For the material below, output exactly the span from the line with "What is √(((-7702 + 7294) - 4760) + 46600)?" to the line with "Answer: 1004955530/22151 ≈ 45368.", including both, and nothing besides.

== The records ==

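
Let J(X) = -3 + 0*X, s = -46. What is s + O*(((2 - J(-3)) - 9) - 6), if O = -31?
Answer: 264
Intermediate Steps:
J(X) = -3 (J(X) = -3 + 0 = -3)
s + O*(((2 - J(-3)) - 9) - 6) = -46 - 31*(((2 - 1*(-3)) - 9) - 6) = -46 - 31*(((2 + 3) - 9) - 6) = -46 - 31*((5 - 9) - 6) = -46 - 31*(-4 - 6) = -46 - 31*(-10) = -46 + 310 = 264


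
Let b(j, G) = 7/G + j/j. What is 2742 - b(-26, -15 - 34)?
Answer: 19188/7 ≈ 2741.1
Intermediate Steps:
b(j, G) = 1 + 7/G (b(j, G) = 7/G + 1 = 1 + 7/G)
2742 - b(-26, -15 - 34) = 2742 - (7 + (-15 - 34))/(-15 - 34) = 2742 - (7 - 49)/(-49) = 2742 - (-1)*(-42)/49 = 2742 - 1*6/7 = 2742 - 6/7 = 19188/7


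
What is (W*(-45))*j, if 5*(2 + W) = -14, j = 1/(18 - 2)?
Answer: 27/2 ≈ 13.500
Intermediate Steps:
j = 1/16 ≈ 0.062500
W = -24/5 (W = -2 + (1/5)*(-14) = -2 - 14/5 = -24/5 ≈ -4.8000)
(W*(-45))*j = -24/5*(-45)*(1/16) = 216*(1/16) = 27/2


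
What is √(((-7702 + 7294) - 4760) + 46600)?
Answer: 2*√10358 ≈ 203.55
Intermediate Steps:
√(((-7702 + 7294) - 4760) + 46600) = √((-408 - 4760) + 46600) = √(-5168 + 46600) = √41432 = 2*√10358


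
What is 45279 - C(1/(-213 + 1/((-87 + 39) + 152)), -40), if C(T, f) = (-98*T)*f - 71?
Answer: 1004955530/22151 ≈ 45368.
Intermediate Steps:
C(T, f) = -71 - 98*T*f (C(T, f) = -98*T*f - 71 = -71 - 98*T*f)
45279 - C(1/(-213 + 1/((-87 + 39) + 152)), -40) = 45279 - (-71 - 98*(-40)/(-213 + 1/((-87 + 39) + 152))) = 45279 - (-71 - 98*(-40)/(-213 + 1/(-48 + 152))) = 45279 - (-71 - 98*(-40)/(-213 + 1/104)) = 45279 - (-71 - 98*(-40)/(-22151/104)) = 45279 - (-71 - 98*(-104/22151)*(-40)) = 45279 - (-71 - 407680/22151) = 45279 - 1*(-1980401/22151) = 45279 + 1980401/22151 = 1004955530/22151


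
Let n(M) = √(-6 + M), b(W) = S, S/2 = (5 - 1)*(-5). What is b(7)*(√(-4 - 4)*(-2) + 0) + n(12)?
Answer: √6 + 160*I*√2 ≈ 2.4495 + 226.27*I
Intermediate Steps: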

===

» Task solution:
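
What is √(((-7702 + 7294) - 4760) + 46600)?
Answer: 2*√10358 ≈ 203.55
Intermediate Steps:
√(((-7702 + 7294) - 4760) + 46600) = √((-408 - 4760) + 46600) = √(-5168 + 46600) = √41432 = 2*√10358


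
What is 45279 - C(1/(-213 + 1/((-87 + 39) + 152)), -40), if C(T, f) = (-98*T)*f - 71?
Answer: 1004955530/22151 ≈ 45368.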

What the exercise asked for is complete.